— TASK ITEM —
Write out the lines of the records from the one containing "In the reference population, a burnout" to the very last, keeping each exactly as it is.
** RAW DATA follows **
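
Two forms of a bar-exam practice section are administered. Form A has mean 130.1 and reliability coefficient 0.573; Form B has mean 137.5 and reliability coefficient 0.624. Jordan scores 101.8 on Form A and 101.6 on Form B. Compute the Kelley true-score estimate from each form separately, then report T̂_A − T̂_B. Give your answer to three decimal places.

T̂_A = 0.573(101.8) + 0.427(130.1) = 113.88410
T̂_B = 0.624(101.6) + 0.376(137.5) = 115.09840
T̂_A − T̂_B = -1.21430

-1.214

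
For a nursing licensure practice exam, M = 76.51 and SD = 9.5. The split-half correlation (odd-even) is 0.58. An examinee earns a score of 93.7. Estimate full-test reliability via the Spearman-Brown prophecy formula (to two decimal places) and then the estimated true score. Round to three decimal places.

Spearman-Brown: ρ = 2r/(1 + r) = 2(0.58)/(1 + 0.58) = 1.160/1.58 = 0.7342 → 0.73
T̂ = ρX + (1 − ρ)μ
  = 0.73 × 93.7 + 0.27 × 76.51
  = 68.401 + 20.6577
  = 89.0587
  ≈ 89.059

89.059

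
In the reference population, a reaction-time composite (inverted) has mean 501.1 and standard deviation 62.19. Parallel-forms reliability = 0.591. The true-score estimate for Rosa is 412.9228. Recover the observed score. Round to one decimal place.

T̂ = ρX + (1 − ρ)μ  ⇒  X = (T̂ − (1 − ρ)μ) / ρ
X = (412.9228 − 0.409 × 501.1) / 0.591 = (412.9228 − 204.9499) / 0.591 = 207.9729 / 0.591 = 351.900

351.9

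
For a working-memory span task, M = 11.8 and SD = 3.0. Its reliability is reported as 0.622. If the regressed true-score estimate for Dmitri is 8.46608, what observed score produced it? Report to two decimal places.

T̂ = ρX + (1 − ρ)μ  ⇒  X = (T̂ − (1 − ρ)μ) / ρ
X = (8.46608 − 0.378 × 11.8) / 0.622 = (8.46608 − 4.4604) / 0.622 = 4.00568 / 0.622 = 6.4400

6.44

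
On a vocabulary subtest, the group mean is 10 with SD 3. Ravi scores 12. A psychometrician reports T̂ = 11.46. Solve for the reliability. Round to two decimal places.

0.73

T̂ = ρX + (1 − ρ)μ  ⇒  T̂ − μ = ρ(X − μ)
ρ = (T̂ − μ)/(X − μ) = (11.46 − 10) / (12 − 10) = 1.46 / 2.0 = 0.7300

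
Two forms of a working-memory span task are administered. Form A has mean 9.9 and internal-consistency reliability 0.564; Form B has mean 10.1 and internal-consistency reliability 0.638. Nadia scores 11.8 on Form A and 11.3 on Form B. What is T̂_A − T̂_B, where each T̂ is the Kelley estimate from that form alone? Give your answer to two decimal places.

T̂_A = 0.564(11.8) + 0.436(9.9) = 10.9716
T̂_B = 0.638(11.3) + 0.362(10.1) = 10.8656
T̂_A − T̂_B = 0.1060

0.11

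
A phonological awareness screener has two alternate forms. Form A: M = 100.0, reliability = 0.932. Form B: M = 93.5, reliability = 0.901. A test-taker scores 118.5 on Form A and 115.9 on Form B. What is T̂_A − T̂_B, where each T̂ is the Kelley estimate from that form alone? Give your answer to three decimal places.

T̂_A = 0.932(118.5) + 0.068(100.0) = 117.24200
T̂_B = 0.901(115.9) + 0.099(93.5) = 113.68240
T̂_A − T̂_B = 3.55960

3.560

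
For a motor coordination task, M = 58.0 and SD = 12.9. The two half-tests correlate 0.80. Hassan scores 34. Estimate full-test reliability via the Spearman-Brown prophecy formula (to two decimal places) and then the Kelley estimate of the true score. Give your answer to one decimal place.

Spearman-Brown: ρ = 2r/(1 + r) = 2(0.80)/(1 + 0.80) = 1.600/1.80 = 0.8889 → 0.89
T̂ = ρX + (1 − ρ)μ
  = 0.89 × 34 + 0.11 × 58.0
  = 30.26 + 6.380
  = 36.64
  ≈ 36.6

36.6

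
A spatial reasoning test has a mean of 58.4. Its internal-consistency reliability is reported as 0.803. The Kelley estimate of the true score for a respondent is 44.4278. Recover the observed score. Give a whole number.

41

T̂ = ρX + (1 − ρ)μ  ⇒  X = (T̂ − (1 − ρ)μ) / ρ
X = (44.4278 − 0.197 × 58.4) / 0.803 = (44.4278 − 11.5048) / 0.803 = 32.9230 / 0.803 = 41.00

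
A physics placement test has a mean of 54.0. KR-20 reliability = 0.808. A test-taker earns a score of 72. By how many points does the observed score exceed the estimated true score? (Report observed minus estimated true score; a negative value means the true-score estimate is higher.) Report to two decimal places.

3.46

Kelley's formula gives T̂ = 0.808·72 + 0.192·54.0 = 58.176 + 10.3680 = 68.5440.
X − T̂ = 72 − 68.544 = 3.456 → 3.46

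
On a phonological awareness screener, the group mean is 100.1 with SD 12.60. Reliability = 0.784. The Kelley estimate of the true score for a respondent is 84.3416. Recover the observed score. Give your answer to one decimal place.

80.0

T̂ = ρX + (1 − ρ)μ  ⇒  X = (T̂ − (1 − ρ)μ) / ρ
X = (84.3416 − 0.216 × 100.1) / 0.784 = (84.3416 − 21.6216) / 0.784 = 62.7200 / 0.784 = 80.000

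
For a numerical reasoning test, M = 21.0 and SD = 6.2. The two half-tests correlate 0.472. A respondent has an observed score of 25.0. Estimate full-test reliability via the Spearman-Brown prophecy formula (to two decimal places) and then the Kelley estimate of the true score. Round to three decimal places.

23.560

Spearman-Brown: ρ = 2r/(1 + r) = 2(0.472)/(1 + 0.472) = 0.9440/1.472 = 0.6413 → 0.64
T̂ = 0.64(25.0) + 0.36(21.0) = 16.000 + 7.560 = 23.5600 → 23.560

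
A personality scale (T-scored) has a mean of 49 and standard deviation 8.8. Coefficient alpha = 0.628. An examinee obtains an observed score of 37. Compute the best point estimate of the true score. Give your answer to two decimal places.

41.46

Weight the observed score by reliability and the mean by (1 − reliability): T̂ = 0.628·37 + 0.372·49 = 23.236 + 18.228 = 41.464.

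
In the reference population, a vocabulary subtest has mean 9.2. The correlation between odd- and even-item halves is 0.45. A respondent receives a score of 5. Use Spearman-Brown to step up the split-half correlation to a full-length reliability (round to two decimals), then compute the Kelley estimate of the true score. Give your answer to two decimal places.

Spearman-Brown: ρ = 2r/(1 + r) = 2(0.45)/(1 + 0.45) = 0.900/1.45 = 0.6207 → 0.62
Kelley's formula gives T̂ = 0.62·5 + 0.38·9.2 = 3.10 + 3.496 = 6.596.

6.60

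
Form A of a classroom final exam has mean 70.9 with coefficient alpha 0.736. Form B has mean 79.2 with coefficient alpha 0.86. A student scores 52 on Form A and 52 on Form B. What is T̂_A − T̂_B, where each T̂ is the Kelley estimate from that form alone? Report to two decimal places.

1.18

T̂_A = 0.736(52) + 0.264(70.9) = 56.9896
T̂_B = 0.86(52) + 0.14(79.2) = 55.8080
T̂_A − T̂_B = 1.1816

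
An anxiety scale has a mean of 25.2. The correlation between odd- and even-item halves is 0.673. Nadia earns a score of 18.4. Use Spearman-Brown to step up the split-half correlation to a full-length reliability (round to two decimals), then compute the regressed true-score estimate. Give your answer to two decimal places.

19.76

Spearman-Brown: ρ = 2r/(1 + r) = 2(0.673)/(1 + 0.673) = 1.3460/1.673 = 0.8045 → 0.80
T̂ = 0.80(18.4) + 0.20(25.2) = 14.720 + 5.040 = 19.760 → 19.76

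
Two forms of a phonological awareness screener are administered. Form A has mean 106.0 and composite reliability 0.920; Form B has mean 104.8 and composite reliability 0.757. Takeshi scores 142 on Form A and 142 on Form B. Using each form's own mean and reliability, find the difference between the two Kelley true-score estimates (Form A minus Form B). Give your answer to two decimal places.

T̂_A = 0.920(142) + 0.080(106.0) = 139.1200
T̂_B = 0.757(142) + 0.243(104.8) = 132.9604
T̂_A − T̂_B = 6.1596

6.16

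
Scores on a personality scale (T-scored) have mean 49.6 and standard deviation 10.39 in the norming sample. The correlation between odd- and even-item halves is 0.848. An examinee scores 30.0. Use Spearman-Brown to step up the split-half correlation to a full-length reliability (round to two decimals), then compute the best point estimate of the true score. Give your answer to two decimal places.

Spearman-Brown: ρ = 2r/(1 + r) = 2(0.848)/(1 + 0.848) = 1.6960/1.848 = 0.9177 → 0.92
T̂ = ρX + (1 − ρ)μ
  = 0.92 × 30.0 + 0.08 × 49.6
  = 27.600 + 3.968
  = 31.568
  ≈ 31.57

31.57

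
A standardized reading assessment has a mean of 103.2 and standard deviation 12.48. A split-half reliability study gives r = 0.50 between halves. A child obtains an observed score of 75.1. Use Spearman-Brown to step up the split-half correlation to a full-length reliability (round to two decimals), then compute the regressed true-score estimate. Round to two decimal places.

84.37

Spearman-Brown: ρ = 2r/(1 + r) = 2(0.50)/(1 + 0.50) = 1.000/1.50 = 0.6667 → 0.67
T̂ = ρX + (1 − ρ)μ
  = 0.67 × 75.1 + 0.33 × 103.2
  = 50.317 + 34.056
  = 84.373
  ≈ 84.37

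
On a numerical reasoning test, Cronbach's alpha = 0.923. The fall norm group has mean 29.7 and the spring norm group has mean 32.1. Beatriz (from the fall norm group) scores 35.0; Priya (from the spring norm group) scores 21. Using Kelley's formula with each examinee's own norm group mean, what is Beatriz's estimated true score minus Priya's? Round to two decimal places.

12.74

T̂_Beatriz = 0.923(35.0) + 0.077(29.7) = 34.5919
T̂_Priya = 0.923(21) + 0.077(32.1) = 21.8547
Difference = 34.5919 − 21.8547 = 12.7372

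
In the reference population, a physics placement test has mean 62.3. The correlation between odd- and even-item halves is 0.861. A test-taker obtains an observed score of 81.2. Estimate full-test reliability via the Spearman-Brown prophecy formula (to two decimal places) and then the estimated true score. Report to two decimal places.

Spearman-Brown: ρ = 2r/(1 + r) = 2(0.861)/(1 + 0.861) = 1.7220/1.861 = 0.9253 → 0.93
T̂ = 0.93(81.2) + 0.07(62.3) = 75.516 + 4.361 = 79.877 → 79.88

79.88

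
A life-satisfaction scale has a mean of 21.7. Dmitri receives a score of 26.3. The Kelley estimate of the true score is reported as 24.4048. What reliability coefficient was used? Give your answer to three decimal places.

0.588

T̂ = ρX + (1 − ρ)μ  ⇒  T̂ − μ = ρ(X − μ)
ρ = (T̂ − μ)/(X − μ) = (24.4048 − 21.7) / (26.3 − 21.7) = 2.7048 / 4.6 = 0.58800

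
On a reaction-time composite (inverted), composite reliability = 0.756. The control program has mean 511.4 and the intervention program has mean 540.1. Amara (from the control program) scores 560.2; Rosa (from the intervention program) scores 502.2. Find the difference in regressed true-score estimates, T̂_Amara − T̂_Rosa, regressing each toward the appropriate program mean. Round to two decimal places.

T̂_Amara = 0.756(560.2) + 0.244(511.4) = 548.2928
T̂_Rosa = 0.756(502.2) + 0.244(540.1) = 511.4476
Difference = 548.2928 − 511.4476 = 36.8452

36.85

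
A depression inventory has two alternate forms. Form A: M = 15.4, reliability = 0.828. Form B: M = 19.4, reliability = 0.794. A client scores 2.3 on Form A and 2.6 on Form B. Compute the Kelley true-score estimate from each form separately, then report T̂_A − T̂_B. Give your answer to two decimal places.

-1.51

T̂_A = 0.828(2.3) + 0.172(15.4) = 4.5532
T̂_B = 0.794(2.6) + 0.206(19.4) = 6.0608
T̂_A − T̂_B = -1.5076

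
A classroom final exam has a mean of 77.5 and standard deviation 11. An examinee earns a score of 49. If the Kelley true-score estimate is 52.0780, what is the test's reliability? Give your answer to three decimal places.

0.892

T̂ = ρX + (1 − ρ)μ  ⇒  T̂ − μ = ρ(X − μ)
ρ = (T̂ − μ)/(X − μ) = (52.0780 − 77.5) / (49 − 77.5) = -25.4220 / -28.5 = 0.89200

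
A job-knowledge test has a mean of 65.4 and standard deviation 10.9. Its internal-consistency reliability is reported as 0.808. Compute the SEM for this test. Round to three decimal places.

4.776

SEM = SD · √(1 − ρ) = 10.9 × √0.192 = 10.9 × 0.4382 = 4.7761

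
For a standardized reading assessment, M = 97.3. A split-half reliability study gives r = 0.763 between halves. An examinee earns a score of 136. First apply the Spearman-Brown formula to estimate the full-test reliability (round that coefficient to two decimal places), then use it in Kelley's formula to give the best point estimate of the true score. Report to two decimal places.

Spearman-Brown: ρ = 2r/(1 + r) = 2(0.763)/(1 + 0.763) = 1.5260/1.763 = 0.8656 → 0.87
T̂ = ρX + (1 − ρ)μ
  = 0.87 × 136 + 0.13 × 97.3
  = 118.32 + 12.649
  = 130.969
  ≈ 130.97

130.97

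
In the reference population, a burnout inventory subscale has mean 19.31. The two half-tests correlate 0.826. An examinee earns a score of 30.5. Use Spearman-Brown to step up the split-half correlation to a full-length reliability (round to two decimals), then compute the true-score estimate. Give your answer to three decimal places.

29.381

Spearman-Brown: ρ = 2r/(1 + r) = 2(0.826)/(1 + 0.826) = 1.6520/1.826 = 0.9047 → 0.90
Kelley's formula gives T̂ = 0.90·30.5 + 0.10·19.31 = 27.450 + 1.9310 = 29.3810.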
** End of RAW DATA **
— RESULT —
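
In the reference population, a burnout inventory subscale has mean 19.31. The two half-tests correlate 0.826. An examinee earns a score of 30.5. Use Spearman-Brown to step up the split-half correlation to a full-length reliability (round to two decimals), then compute the true-score estimate. Give your answer to three decimal places.

29.381

Spearman-Brown: ρ = 2r/(1 + r) = 2(0.826)/(1 + 0.826) = 1.6520/1.826 = 0.9047 → 0.90
Kelley's formula gives T̂ = 0.90·30.5 + 0.10·19.31 = 27.450 + 1.9310 = 29.3810.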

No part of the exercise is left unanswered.